All of the entries below are to be copied word for word.

Source information section start

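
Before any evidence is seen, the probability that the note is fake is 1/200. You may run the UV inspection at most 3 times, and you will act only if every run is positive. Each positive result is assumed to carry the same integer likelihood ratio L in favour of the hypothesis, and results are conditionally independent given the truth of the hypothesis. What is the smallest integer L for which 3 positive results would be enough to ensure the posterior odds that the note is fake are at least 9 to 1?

13

Prior odds = 0.005/0.995 = 1/199.
Target odds = 9.
Need L³ ≥ 9 ÷ (1/199) = 1791.
12³ = 1728 < 1791 ≤ 2197 = 13³, so L = 13.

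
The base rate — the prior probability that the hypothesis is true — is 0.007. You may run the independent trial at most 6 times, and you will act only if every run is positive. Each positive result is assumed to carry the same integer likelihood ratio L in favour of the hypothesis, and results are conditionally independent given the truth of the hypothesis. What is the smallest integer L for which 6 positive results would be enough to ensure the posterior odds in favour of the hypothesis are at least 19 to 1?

4

Prior odds = 0.007/0.993 = 7/993.
Target odds = 19.
Need L⁶ ≥ 19 ÷ (7/993) = 18867/7.
3⁶ = 729 < 18867/7 ≤ 4096 = 4⁶, so L = 4.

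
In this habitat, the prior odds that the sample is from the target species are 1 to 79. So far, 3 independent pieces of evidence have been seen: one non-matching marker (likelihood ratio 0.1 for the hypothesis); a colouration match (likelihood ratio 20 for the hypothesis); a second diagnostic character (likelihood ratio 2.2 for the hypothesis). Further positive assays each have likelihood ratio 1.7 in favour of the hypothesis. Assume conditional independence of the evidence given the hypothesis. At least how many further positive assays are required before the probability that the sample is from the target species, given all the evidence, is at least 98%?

Prior odds = 1/79.
Combined Bayes factor of the evidence already in hand = 0.1 × 20 × 2.2 = 4.4.
Odds after that evidence = (1/79) × 4.4 = 22/395.
Target odds = 0.98/0.02 = 49.
Need 1.7ⁿ ≥ 49 ÷ (22/395) = 19355/22.
1.7¹² ≈582.622 falls short of 19355/22 but 1.7¹³ ≈990.458 reaches it, so n = 13.

13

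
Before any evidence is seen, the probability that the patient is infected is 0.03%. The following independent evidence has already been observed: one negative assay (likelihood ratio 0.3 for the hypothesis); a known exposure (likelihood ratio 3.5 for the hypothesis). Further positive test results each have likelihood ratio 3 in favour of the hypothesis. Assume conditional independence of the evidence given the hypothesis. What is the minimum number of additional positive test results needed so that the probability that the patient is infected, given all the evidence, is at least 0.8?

9

Prior odds = 0.0003/0.9997 = 3/9997.
Combined Bayes factor of the evidence already in hand = 0.3 × 3.5 = 1.05.
Odds after that evidence = (3/9997) × 1.05 = 63/199940.
Target odds = 0.8/0.2 = 4.
Need 3ⁿ ≥ 4 ÷ (63/199940) = 799760/63.
3⁸ = 6561 falls short of 799760/63 but 3⁹ = 19683 reaches it, so n = 9.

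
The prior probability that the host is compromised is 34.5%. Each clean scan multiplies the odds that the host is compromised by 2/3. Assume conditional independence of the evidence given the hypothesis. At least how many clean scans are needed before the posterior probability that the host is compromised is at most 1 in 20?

Prior odds: 0.345 ÷ 0.655 = 69/131.
Likelihood ratio per clean scan = 2/3.
Target odds: 0.05 ÷ 0.95 = 1/19.
Require (2/3)ⁿ ≤ 1/19 ÷ (69/131) = 131/1311.
(2/3)⁵ = 32/243 is still above 131/1311 but (2/3)⁶ = 64/729 is at or below it, so n = 6.

6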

Source information section end

Your solution -
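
Before any evidence is seen, the probability that the note is fake is 1/200. You may run the UV inspection at most 3 times, and you will act only if every run is positive. Each positive result is assumed to carry the same integer likelihood ratio L in favour of the hypothesis, and results are conditionally independent given the truth of the hypothesis. What is the smallest integer L for which 3 positive results would be enough to ensure the posterior odds that the note is fake are at least 9 to 1?

13

Prior odds = 0.005/0.995 = 1/199.
Target odds = 9.
Need L³ ≥ 9 ÷ (1/199) = 1791.
12³ = 1728 < 1791 ≤ 2197 = 13³, so L = 13.

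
The base rate — the prior probability that the hypothesis is true — is 0.007. You may run the independent trial at most 6 times, and you will act only if every run is positive. Each positive result is assumed to carry the same integer likelihood ratio L in favour of the hypothesis, and results are conditionally independent given the truth of the hypothesis. What is the smallest integer L for which 6 positive results would be enough to ensure the posterior odds in favour of the hypothesis are at least 19 to 1?

4

Prior odds = 0.007/0.993 = 7/993.
Target odds = 19.
Need L⁶ ≥ 19 ÷ (7/993) = 18867/7.
3⁶ = 729 < 18867/7 ≤ 4096 = 4⁶, so L = 4.

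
In this habitat, the prior odds that the sample is from the target species are 1 to 79. So far, 3 independent pieces of evidence have been seen: one non-matching marker (likelihood ratio 0.1 for the hypothesis); a colouration match (likelihood ratio 20 for the hypothesis); a second diagnostic character (likelihood ratio 2.2 for the hypothesis). Further positive assays each have likelihood ratio 1.7 in favour of the hypothesis. Assume conditional independence of the evidence given the hypothesis. At least how many further positive assays are required before the probability that the sample is from the target species, given all the evidence, is at least 98%?

Prior odds = 1/79.
Combined Bayes factor of the evidence already in hand = 0.1 × 20 × 2.2 = 4.4.
Odds after that evidence = (1/79) × 4.4 = 22/395.
Target odds = 0.98/0.02 = 49.
Need 1.7ⁿ ≥ 49 ÷ (22/395) = 19355/22.
1.7¹² ≈582.622 falls short of 19355/22 but 1.7¹³ ≈990.458 reaches it, so n = 13.

13

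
Before any evidence is seen, the probability that the patient is infected is 0.03%. The following independent evidence has already been observed: one negative assay (likelihood ratio 0.3 for the hypothesis); a known exposure (likelihood ratio 3.5 for the hypothesis). Further positive test results each have likelihood ratio 3 in favour of the hypothesis. Assume conditional independence of the evidence given the hypothesis. What is the minimum number of additional positive test results needed so that the probability that the patient is infected, given all the evidence, is at least 0.8?

9

Prior odds = 0.0003/0.9997 = 3/9997.
Combined Bayes factor of the evidence already in hand = 0.3 × 3.5 = 1.05.
Odds after that evidence = (3/9997) × 1.05 = 63/199940.
Target odds = 0.8/0.2 = 4.
Need 3ⁿ ≥ 4 ÷ (63/199940) = 799760/63.
3⁸ = 6561 falls short of 799760/63 but 3⁹ = 19683 reaches it, so n = 9.

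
The prior probability that the host is compromised is 34.5%. Each clean scan multiplies the odds that the host is compromised by 2/3. Assume conditional independence of the evidence given the hypothesis. At least how many clean scans are needed before the posterior probability that the host is compromised is at most 1 in 20?

Prior odds: 0.345 ÷ 0.655 = 69/131.
Likelihood ratio per clean scan = 2/3.
Target odds: 0.05 ÷ 0.95 = 1/19.
Require (2/3)ⁿ ≤ 1/19 ÷ (69/131) = 131/1311.
(2/3)⁵ = 32/243 is still above 131/1311 but (2/3)⁶ = 64/729 is at or below it, so n = 6.

6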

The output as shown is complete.